■ Exercise brief:
Every entry must be repeated exactly in the answer.

────────

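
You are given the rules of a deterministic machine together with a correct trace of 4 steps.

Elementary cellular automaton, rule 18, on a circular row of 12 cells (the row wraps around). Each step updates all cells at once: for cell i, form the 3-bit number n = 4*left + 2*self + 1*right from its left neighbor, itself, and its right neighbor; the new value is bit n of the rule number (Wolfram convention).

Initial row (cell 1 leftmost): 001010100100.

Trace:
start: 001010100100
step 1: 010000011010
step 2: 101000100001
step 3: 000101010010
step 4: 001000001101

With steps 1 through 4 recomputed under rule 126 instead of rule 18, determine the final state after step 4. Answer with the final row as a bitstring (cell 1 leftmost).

111100001111

(re-executing steps 1..4 under rule 126; state before step 1: 001010100100)
step 1: 011111111110
step 2: 110000000011
step 3: 011000000110
step 4: 111100001111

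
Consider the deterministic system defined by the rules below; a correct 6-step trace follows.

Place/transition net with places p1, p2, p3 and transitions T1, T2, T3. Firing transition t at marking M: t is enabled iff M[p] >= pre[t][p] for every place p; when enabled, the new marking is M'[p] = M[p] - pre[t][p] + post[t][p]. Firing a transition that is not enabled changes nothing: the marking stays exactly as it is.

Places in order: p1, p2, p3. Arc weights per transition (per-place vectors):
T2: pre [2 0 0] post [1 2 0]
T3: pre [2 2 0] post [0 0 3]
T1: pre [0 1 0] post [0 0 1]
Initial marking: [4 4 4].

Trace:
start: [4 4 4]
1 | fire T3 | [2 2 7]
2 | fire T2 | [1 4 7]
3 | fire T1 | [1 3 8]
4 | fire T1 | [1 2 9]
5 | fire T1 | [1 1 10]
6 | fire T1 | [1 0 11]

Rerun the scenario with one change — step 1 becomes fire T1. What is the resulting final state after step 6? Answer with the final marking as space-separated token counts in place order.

(re-executing from step 1 with the substitution; state before step 1: [4 4 4])
1 | fire T1 | [4 3 5]
2 | fire T2 | [3 5 5]
3 | fire T1 | [3 4 6]
4 | fire T1 | [3 3 7]
5 | fire T1 | [3 2 8]
6 | fire T1 | [3 1 9]

3 1 9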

────────

■ Completed exercise:
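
You are given the rules of a deterministic machine together with a correct trace of 4 steps.

Elementary cellular automaton, rule 18, on a circular row of 12 cells (the row wraps around). Each step updates all cells at once: for cell i, form the 3-bit number n = 4*left + 2*self + 1*right from its left neighbor, itself, and its right neighbor; the new value is bit n of the rule number (Wolfram convention).

Initial row (cell 1 leftmost): 001010100100.

Trace:
start: 001010100100
step 1: 010000011010
step 2: 101000100001
step 3: 000101010010
step 4: 001000001101

With steps 1 through 4 recomputed under rule 126 instead of rule 18, determine the final state after step 4. Answer with the final row as a bitstring (cell 1 leftmost).

111100001111

(re-executing steps 1..4 under rule 126; state before step 1: 001010100100)
step 1: 011111111110
step 2: 110000000011
step 3: 011000000110
step 4: 111100001111

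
Consider the deterministic system defined by the rules below; a correct 6-step trace follows.

Place/transition net with places p1, p2, p3 and transitions T1, T2, T3. Firing transition t at marking M: t is enabled iff M[p] >= pre[t][p] for every place p; when enabled, the new marking is M'[p] = M[p] - pre[t][p] + post[t][p]. Firing a transition that is not enabled changes nothing: the marking stays exactly as it is.

Places in order: p1, p2, p3. Arc weights per transition (per-place vectors):
T2: pre [2 0 0] post [1 2 0]
T3: pre [2 2 0] post [0 0 3]
T1: pre [0 1 0] post [0 0 1]
Initial marking: [4 4 4].

Trace:
start: [4 4 4]
1 | fire T3 | [2 2 7]
2 | fire T2 | [1 4 7]
3 | fire T1 | [1 3 8]
4 | fire T1 | [1 2 9]
5 | fire T1 | [1 1 10]
6 | fire T1 | [1 0 11]

Rerun the scenario with one change — step 1 becomes fire T1. What is the resulting final state after step 6? Answer with the final marking as space-separated token counts in place order.

(re-executing from step 1 with the substitution; state before step 1: [4 4 4])
1 | fire T1 | [4 3 5]
2 | fire T2 | [3 5 5]
3 | fire T1 | [3 4 6]
4 | fire T1 | [3 3 7]
5 | fire T1 | [3 2 8]
6 | fire T1 | [3 1 9]

3 1 9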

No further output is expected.